Your objective: Counting only lines that contain the string "pile", how many are there in the data? Say the number alone.

Entries provided:

=-=-=

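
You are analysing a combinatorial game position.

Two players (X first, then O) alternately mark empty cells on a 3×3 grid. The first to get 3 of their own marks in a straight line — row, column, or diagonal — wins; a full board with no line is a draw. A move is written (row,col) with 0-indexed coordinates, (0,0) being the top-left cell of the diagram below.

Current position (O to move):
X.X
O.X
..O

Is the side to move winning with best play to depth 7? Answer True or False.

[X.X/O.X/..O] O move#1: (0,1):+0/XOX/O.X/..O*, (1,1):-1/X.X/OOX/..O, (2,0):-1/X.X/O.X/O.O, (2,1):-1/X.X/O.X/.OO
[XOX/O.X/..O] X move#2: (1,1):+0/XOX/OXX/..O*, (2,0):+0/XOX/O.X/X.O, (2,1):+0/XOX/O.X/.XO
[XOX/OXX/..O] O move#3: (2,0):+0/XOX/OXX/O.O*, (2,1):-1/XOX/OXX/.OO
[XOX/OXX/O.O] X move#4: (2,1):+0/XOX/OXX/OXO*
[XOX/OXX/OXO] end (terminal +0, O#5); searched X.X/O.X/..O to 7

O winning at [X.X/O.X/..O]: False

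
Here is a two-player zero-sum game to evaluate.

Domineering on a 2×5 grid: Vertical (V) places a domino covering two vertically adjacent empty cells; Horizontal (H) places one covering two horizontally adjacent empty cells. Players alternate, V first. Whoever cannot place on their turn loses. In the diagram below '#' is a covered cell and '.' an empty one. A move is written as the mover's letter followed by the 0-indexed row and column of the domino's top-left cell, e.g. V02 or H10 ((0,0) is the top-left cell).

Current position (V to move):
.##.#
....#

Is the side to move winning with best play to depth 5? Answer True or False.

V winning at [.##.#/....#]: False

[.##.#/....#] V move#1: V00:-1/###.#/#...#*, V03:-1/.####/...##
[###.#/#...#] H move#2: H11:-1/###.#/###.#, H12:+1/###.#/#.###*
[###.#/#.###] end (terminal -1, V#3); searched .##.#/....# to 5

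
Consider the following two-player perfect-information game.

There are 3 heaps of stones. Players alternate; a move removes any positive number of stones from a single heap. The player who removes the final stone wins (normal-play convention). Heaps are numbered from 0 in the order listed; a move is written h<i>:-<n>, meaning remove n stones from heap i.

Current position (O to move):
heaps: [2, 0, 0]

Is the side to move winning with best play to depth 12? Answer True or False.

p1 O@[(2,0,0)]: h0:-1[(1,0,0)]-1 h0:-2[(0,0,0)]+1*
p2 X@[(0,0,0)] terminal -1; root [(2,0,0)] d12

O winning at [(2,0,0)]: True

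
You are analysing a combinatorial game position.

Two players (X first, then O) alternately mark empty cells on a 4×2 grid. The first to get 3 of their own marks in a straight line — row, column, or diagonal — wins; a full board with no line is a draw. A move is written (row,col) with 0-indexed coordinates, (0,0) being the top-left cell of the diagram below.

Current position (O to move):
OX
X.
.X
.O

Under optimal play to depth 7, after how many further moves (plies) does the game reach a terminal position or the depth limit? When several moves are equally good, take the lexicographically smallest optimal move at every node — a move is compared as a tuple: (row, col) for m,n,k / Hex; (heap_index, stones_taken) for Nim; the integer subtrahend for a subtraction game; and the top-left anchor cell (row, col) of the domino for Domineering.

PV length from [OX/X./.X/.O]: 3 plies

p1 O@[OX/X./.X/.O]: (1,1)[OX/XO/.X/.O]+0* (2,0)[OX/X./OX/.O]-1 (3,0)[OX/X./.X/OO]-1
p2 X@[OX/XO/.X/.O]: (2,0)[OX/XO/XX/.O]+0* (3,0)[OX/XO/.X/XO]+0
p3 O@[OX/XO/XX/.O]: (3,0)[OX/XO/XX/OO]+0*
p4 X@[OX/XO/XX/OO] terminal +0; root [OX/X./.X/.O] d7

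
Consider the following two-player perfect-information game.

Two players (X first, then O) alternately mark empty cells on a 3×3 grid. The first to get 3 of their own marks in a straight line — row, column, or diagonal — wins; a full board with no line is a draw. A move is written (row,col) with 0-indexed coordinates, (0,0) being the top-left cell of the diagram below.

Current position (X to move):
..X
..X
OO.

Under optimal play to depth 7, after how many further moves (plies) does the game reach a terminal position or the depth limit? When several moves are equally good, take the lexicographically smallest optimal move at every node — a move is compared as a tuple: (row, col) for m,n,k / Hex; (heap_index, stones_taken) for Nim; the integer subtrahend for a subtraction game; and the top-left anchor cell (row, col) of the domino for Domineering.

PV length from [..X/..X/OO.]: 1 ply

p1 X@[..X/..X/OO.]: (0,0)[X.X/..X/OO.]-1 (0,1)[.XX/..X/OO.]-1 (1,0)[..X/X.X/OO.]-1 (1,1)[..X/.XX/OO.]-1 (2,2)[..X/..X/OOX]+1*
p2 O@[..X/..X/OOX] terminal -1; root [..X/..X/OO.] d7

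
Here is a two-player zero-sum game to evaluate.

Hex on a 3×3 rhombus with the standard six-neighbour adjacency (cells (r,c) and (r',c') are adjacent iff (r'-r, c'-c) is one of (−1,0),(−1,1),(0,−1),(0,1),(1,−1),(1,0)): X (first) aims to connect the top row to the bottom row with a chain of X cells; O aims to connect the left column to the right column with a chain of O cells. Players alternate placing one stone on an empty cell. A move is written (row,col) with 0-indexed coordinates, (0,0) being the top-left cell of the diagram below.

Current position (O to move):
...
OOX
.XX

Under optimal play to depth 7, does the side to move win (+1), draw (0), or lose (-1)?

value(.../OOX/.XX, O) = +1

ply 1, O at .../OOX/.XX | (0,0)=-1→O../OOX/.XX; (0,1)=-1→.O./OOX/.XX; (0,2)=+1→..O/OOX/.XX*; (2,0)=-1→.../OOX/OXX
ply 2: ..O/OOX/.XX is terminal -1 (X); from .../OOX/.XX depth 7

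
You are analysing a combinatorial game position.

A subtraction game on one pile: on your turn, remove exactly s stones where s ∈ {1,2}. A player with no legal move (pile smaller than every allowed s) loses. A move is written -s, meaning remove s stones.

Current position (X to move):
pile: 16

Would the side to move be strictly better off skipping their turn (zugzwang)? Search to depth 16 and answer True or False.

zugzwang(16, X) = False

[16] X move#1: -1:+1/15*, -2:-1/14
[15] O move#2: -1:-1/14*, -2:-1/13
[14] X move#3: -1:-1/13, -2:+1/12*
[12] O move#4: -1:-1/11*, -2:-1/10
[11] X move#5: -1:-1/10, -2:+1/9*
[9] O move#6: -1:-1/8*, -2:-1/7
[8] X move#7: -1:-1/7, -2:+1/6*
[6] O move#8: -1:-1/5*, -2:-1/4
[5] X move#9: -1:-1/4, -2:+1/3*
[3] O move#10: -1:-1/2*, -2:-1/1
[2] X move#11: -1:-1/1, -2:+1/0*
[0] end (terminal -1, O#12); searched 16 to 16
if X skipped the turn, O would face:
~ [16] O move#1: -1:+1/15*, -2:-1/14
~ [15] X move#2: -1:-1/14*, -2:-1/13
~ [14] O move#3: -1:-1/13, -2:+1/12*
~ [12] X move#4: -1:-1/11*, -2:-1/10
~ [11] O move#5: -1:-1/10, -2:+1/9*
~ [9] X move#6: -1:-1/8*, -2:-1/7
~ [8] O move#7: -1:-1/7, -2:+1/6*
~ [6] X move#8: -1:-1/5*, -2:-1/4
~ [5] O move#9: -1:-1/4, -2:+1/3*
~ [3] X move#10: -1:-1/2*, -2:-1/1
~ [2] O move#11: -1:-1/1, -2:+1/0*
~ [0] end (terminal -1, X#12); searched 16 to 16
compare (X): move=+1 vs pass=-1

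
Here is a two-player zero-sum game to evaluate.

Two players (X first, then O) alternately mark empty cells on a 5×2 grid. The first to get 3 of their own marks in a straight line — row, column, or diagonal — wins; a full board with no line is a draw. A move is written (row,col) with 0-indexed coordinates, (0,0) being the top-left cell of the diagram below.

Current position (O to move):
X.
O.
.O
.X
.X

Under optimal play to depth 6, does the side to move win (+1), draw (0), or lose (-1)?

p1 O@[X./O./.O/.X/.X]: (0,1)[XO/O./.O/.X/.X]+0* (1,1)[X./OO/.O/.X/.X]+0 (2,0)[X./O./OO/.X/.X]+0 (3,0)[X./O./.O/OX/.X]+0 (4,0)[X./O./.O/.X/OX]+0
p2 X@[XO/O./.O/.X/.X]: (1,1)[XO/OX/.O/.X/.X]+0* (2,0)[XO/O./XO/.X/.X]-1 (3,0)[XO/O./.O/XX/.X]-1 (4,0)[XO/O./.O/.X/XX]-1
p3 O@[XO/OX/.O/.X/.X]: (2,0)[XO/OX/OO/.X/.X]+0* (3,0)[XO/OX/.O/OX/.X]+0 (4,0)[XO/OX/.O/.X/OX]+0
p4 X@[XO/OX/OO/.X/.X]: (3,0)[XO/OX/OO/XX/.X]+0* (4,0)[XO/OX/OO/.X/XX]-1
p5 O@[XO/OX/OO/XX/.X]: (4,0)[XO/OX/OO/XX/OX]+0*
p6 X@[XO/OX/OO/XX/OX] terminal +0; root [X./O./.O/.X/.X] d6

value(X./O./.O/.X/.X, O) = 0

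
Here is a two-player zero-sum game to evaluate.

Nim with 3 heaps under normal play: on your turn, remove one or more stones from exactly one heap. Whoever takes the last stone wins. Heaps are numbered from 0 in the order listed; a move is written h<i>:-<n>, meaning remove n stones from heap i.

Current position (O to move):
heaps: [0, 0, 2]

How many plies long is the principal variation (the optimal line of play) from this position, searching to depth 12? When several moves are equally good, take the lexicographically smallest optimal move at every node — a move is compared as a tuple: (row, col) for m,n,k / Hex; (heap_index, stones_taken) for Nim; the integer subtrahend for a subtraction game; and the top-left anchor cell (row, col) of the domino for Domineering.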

=-=-=

Solution to the exercise: 2